TASK ITEM:
Please reproduce the data below exactly, from the first line through the line containing "j: ['b', 'f', 'g', 'h', 'i']", and leave every later line out.

(Stored data)
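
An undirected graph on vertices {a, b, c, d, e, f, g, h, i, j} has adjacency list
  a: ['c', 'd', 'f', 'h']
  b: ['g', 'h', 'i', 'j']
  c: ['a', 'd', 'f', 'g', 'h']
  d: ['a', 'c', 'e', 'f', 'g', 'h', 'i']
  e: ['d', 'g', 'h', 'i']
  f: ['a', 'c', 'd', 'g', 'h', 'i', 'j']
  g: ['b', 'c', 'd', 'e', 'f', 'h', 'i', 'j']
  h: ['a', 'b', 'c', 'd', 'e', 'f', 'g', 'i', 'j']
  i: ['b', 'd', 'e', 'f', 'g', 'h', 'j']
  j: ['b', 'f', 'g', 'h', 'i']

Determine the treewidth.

4

A width-4 tree decomposition is:
Bags: B1 = {c, d, f, g, h}  B2 = {d, f, g, h, i}  B3 = {f, g, h, i, j}  B4 = {d, e, g, h, i}  B5 = {a, c, d, f, h}  B6 = {b, g, h, i, j}
Tree: B1–B2, B2–B3, B2–B4, B1–B5, B3–B6
Each bag holds 5 vertices, so the decomposition has width 4, which upper-bounds the treewidth. For the lower bound, the 5 vertices {c, d, f, g, h} are pairwise adjacent, and any tree decomposition puts a clique entirely inside one bag — forcing width ≥ 4. Combining the bounds, tw(G) = 4.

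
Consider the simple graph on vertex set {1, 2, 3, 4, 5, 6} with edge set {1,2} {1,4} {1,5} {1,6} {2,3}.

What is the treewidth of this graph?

1

A width-1 tree decomposition is:
Bags: B1 = {1, 2}  B2 = {1, 4}  B3 = {1, 5}  B4 = {1, 6}  B5 = {2, 3}
Tree: B1–B2, B2–B3, B2–B4, B1–B5
Each bag holds 2 vertices, so the decomposition has width 1, which upper-bounds the treewidth. Since G has at least one edge (e.g. 2–1), it is not an edgeless graph, so tw(G) ≥ 1. Hence tw(G) = 1 exactly.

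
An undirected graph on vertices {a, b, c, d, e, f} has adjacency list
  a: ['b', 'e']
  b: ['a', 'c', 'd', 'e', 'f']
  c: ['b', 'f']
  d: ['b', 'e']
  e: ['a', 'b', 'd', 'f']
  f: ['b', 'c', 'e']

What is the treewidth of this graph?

A width-2 tree decomposition is:
Bags: B1 = {b, e, f}  B2 = {b, d, e}  B3 = {a, b, e}  B4 = {b, c, f}
Tree: B1–B2, B1–B3, B1–B4
Each bag holds 3 vertices, so the decomposition has width 2, which upper-bounds the treewidth. For the lower bound, the 3 vertices {b, d, e} are pairwise adjacent, and any tree decomposition puts a clique entirely inside one bag — forcing width ≥ 2. Combining the bounds, tw(G) = 2.

2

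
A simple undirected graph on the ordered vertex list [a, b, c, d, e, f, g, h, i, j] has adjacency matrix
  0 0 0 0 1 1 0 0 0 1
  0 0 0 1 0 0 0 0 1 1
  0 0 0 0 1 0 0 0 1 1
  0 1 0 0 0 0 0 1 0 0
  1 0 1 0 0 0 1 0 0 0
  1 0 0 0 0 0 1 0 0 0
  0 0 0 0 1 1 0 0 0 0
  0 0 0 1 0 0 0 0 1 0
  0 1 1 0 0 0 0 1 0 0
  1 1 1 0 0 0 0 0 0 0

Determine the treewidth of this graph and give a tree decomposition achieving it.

Every bag has size at most 3, so the width is 3 − 1 = 2 and tw(G) ≤ 2. Since f–g–e–a–f is a cycle in G, G is not acyclic. Forests are exactly the graphs of treewidth ≤ 1, so tw(G) ≥ 2. Therefore the treewidth is 2.

Treewidth 2.
One such decomposition:
Bags: B1 = {a, f, g}  B2 = {a, e, g}  B3 = {a, e, j}  B4 = {c, e, j}  B5 = {b, c, j}  B6 = {b, c, i}  B7 = {b, d, i}  B8 = {d, h, i}
Tree: B1–B2, B2–B3, B3–B4, B4–B5, B5–B6, B6–B7, B7–B8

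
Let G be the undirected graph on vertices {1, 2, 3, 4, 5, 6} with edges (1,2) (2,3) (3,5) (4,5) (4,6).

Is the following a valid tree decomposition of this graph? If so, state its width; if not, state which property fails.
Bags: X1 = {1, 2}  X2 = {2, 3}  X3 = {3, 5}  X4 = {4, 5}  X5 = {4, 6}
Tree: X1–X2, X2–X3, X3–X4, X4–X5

Yes; width 1.

Every vertex of G appears in some bag (union = {1, 2, 3, 4, 5, 6}); every edge is covered by a bag; and for each vertex v the set of bags containing v is connected in the bag tree. The decomposition is therefore valid. The largest bag has 2 vertices, so the width is 1.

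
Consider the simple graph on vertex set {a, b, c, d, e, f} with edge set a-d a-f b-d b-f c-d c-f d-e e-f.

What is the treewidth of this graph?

2

A width-2 tree decomposition is:
Bags: B1 = {d, e, f}  B2 = {a, d, f}  B3 = {c, d, f}  B4 = {b, d, f}
Tree: B1–B2, B2–B3, B3–B4
Each bag holds 3 vertices, so the decomposition has width 2, which upper-bounds the treewidth. Since e–d–a–f–e is a cycle in G, G is not acyclic. Forests are exactly the graphs of treewidth ≤ 1, so tw(G) ≥ 2. Therefore the treewidth is 2.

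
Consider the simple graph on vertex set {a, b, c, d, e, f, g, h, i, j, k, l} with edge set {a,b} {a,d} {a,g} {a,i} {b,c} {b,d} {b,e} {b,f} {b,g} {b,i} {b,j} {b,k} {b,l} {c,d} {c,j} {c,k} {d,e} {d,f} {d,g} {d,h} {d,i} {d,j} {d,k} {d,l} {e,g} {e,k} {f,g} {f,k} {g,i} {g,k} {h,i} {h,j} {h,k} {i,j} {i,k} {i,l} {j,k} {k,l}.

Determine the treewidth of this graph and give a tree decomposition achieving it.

Treewidth 4.
Bags: B1 = {b, d, g, i, k}  B2 = {b, d, i, j, k}  B3 = {a, b, d, g, i}  B4 = {d, h, i, j, k}  B5 = {b, d, e, g, k}  B6 = {b, c, d, j, k}  B7 = {b, d, i, k, l}  B8 = {b, d, f, g, k}
Tree: B1–B2, B1–B3, B2–B4, B1–B5, B2–B6, B1–B7, B5–B8

Every bag has size at most 5, so the width is 5 − 1 = 4 and tw(G) ≤ 4. For the lower bound, the 5 vertices {a, b, d, g, i} are pairwise adjacent, and any tree decomposition puts a clique entirely inside one bag — forcing width ≥ 4. Combining the bounds, tw(G) = 4.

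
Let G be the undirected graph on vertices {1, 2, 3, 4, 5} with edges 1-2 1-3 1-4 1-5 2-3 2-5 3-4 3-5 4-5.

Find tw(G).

A width-3 tree decomposition is:
Bags: B1 = {1, 3, 4, 5}  B2 = {1, 2, 3, 5}
Tree: B1–B2
Every bag has size at most 4, so the width is 4 − 1 = 3 and tw(G) ≤ 3. On the other hand G contains the 4-clique {1, 2, 3, 5}. A clique must lie in a single bag of any decomposition, so no decomposition can have width below 3. Hence tw(G) = 3 exactly.

3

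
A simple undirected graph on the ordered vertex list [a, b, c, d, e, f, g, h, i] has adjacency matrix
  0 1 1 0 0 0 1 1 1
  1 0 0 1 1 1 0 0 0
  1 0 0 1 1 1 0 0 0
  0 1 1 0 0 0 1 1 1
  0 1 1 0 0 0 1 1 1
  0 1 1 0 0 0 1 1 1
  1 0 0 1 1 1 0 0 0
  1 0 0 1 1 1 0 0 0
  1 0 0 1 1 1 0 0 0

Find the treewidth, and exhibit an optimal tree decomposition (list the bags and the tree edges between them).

Each bag holds 5 vertices, so the decomposition has width 4, which upper-bounds the treewidth. For the lower bound: the 5 vertex sets {f,g}, {c,d}, {e,h}, {a}, {b} are disjoint, each induces a connected subgraph, and every pair is joined by at least one edge of G. Contracting each set to a single vertex therefore yields K_{5} as a minor, and since treewidth is minor-monotone, tw(G) ≥ tw(K_{5}) = 4. Combining the bounds, tw(G) = 4.

Treewidth 4.
One such decomposition:
Bags: B1 = {a, d, e, f, g}  B2 = {a, c, d, e, f}  B3 = {a, d, e, f, h}  B4 = {a, b, d, e, f}  B5 = {a, d, e, f, i}
Tree: B1–B2, B2–B3, B3–B4, B4–B5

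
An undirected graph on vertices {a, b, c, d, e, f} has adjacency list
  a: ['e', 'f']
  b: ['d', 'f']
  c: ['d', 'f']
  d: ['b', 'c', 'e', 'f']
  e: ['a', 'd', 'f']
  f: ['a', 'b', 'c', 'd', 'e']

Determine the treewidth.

2

A width-2 tree decomposition is:
Bags: B1 = {d, e, f}  B2 = {a, e, f}  B3 = {c, d, f}  B4 = {b, d, f}
Tree: B1–B2, B1–B3, B3–B4
The largest bag has 3 vertices, giving width 2; this decomposition certifies tw(G) ≤ 2. Conversely, {d, e, f} is a clique of size 3, and the vertices of any clique must share a bag in every tree decomposition; so some bag has ≥ 3 vertices and tw(G) ≥ 2. The upper and lower bounds meet at 2, so that is the treewidth.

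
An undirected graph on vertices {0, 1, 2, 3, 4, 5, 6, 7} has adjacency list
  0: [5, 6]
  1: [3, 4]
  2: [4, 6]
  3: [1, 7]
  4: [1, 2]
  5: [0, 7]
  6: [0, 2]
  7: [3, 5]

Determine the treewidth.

A width-2 tree decomposition is:
Bags: B1 = {1, 3, 4}  B2 = {3, 4, 7}  B3 = {4, 5, 7}  B4 = {0, 4, 5}  B5 = {0, 4, 6}  B6 = {2, 4, 6}
Tree: B1–B2, B2–B3, B3–B4, B4–B5, B5–B6
The largest bag has 3 vertices, giving width 2; this decomposition certifies tw(G) ≤ 2. For the lower bound, G contains the cycle 4–1–3–7–5–0–6–2–4, so G is not a forest; only forests have treewidth ≤ 1, hence tw(G) ≥ 2. Hence tw(G) = 2 exactly.

2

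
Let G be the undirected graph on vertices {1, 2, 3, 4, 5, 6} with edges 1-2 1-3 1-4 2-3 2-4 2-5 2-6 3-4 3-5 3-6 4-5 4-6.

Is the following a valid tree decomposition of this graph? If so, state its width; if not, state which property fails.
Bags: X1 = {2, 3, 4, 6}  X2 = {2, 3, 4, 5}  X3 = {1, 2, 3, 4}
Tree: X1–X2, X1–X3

Yes; width 3.

Checking the three conditions: (i) the bags cover all of {1, 2, 3, 4, 5, 6}; (ii) for each edge, some bag contains both endpoints; (iii) the bags containing any fixed vertex form a subtree. All hold, so the decomposition is valid with width 4 − 1 = 3.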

EXERCISE RESULT:
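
An undirected graph on vertices {a, b, c, d, e, f, g, h, i, j} has adjacency list
  a: ['c', 'd', 'f', 'h']
  b: ['g', 'h', 'i', 'j']
  c: ['a', 'd', 'f', 'g', 'h']
  d: ['a', 'c', 'e', 'f', 'g', 'h', 'i']
  e: ['d', 'g', 'h', 'i']
  f: ['a', 'c', 'd', 'g', 'h', 'i', 'j']
  g: ['b', 'c', 'd', 'e', 'f', 'h', 'i', 'j']
  h: ['a', 'b', 'c', 'd', 'e', 'f', 'g', 'i', 'j']
  i: ['b', 'd', 'e', 'f', 'g', 'h', 'j']
  j: ['b', 'f', 'g', 'h', 'i']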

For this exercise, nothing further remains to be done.